# EXERCISE DETAILS:
Which lines should be repeated? Exactly the one containing "PM to 7:15 PM" and every line after it through the end of the entries below.

Data extracted from a collection

#####

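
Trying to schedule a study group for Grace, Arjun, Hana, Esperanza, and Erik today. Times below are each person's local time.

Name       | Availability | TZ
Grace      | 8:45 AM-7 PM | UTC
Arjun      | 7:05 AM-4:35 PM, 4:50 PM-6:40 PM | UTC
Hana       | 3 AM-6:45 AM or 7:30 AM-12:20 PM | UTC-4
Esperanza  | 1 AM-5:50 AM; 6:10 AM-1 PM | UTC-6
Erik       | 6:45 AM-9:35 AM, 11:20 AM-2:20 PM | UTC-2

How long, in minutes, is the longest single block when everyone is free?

180

Grace in UTC: 08:45-19:00.
Arjun in UTC: 07:05-16:35, 16:50-18:40.
Hana in UTC: 07:00-10:45, 11:30-16:20 (add 4h to convert from UTC-4).
Esperanza in UTC: 07:00-11:50, 12:10-19:00 (add 6h to convert from UTC-6).
Erik in UTC: 08:45-11:35, 13:20-16:20 (add 2h to convert from UTC-2).
Grace ∩ Arjun: 08:45-16:35, 16:50-18:40.
Grace ∩ Arjun ∩ Hana: 08:45-10:45, 11:30-16:20.
Grace ∩ Arjun ∩ Hana ∩ Esperanza: 08:45-10:45, 11:30-11:50, 12:10-16:20.
Grace ∩ Arjun ∩ Hana ∩ Esperanza ∩ Erik: 08:45-10:45, 11:30-11:35, 13:20-16:20.
So the common availability across everyone is 08:45-10:45, 11:30-11:35, 13:20-16:20.
The longest is 13:20-16:20 at 180 minutes.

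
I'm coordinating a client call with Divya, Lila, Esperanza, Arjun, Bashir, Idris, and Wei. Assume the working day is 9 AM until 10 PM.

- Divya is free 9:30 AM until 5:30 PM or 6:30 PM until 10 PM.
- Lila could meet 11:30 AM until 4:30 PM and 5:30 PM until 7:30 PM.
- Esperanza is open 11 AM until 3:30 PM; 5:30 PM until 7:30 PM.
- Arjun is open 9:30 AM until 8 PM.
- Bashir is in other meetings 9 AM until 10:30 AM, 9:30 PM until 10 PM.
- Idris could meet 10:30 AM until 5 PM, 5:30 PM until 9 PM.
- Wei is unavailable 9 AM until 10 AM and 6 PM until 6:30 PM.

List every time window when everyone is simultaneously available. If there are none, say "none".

Divya free: 09:30-17:30, 18:30-22:00.
Lila free: 11:30-16:30, 17:30-19:30.
Esperanza free: 11:00-15:30, 17:30-19:30.
Arjun free: 09:30-20:00.
Bashir free: 10:30-21:30 (invert busy blocks within the working day).
Idris free: 10:30-17:00, 17:30-21:00.
Wei free: 10:00-18:00, 18:30-22:00 (invert busy blocks within the working day).
Divya ∩ Lila: 11:30-16:30, 18:30-19:30.
Divya ∩ Lila ∩ Esperanza: 11:30-15:30, 18:30-19:30.
Divya ∩ Lila ∩ Esperanza ∩ Arjun: 11:30-15:30, 18:30-19:30.
Divya ∩ Lila ∩ Esperanza ∩ Arjun ∩ Bashir: 11:30-15:30, 18:30-19:30.
Divya ∩ Lila ∩ Esperanza ∩ Arjun ∩ Bashir ∩ Idris: 11:30-15:30, 18:30-19:30.
Divya ∩ Lila ∩ Esperanza ∩ Arjun ∩ Bashir ∩ Idris ∩ Wei: 11:30-15:30, 18:30-19:30.

11:30-15:30, 18:30-19:30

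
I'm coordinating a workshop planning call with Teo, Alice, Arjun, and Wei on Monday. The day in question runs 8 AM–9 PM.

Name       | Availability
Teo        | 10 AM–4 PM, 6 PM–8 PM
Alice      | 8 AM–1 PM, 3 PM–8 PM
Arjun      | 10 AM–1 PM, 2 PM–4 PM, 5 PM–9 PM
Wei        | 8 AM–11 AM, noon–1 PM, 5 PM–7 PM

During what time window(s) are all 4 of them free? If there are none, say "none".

10:00-11:00, 12:00-13:00, 18:00-19:00

Teo ∩ Alice: 10:00-13:00, 15:00-16:00, 18:00-20:00.
Teo ∩ Alice ∩ Arjun: 10:00-13:00, 15:00-16:00, 18:00-20:00.
Teo ∩ Alice ∩ Arjun ∩ Wei: 10:00-11:00, 12:00-13:00, 18:00-19:00.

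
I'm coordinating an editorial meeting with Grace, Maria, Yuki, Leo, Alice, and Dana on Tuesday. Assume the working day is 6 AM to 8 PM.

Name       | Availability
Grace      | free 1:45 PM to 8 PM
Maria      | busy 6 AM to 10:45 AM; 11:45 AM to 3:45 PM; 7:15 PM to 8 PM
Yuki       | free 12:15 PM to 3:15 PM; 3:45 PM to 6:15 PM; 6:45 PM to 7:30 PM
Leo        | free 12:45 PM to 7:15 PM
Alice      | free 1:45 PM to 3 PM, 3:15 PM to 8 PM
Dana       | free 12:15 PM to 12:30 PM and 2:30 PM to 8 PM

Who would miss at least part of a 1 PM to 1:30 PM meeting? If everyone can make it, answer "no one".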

#####

# ANSWER BOX:
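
Leo        | free 12:45 PM to 7:15 PM
Alice      | free 1:45 PM to 3 PM, 3:15 PM to 8 PM
Dana       | free 12:15 PM to 12:30 PM and 2:30 PM to 8 PM

Who would miss at least part of a 1 PM to 1:30 PM meeting? If everyone can make it, answer "no one".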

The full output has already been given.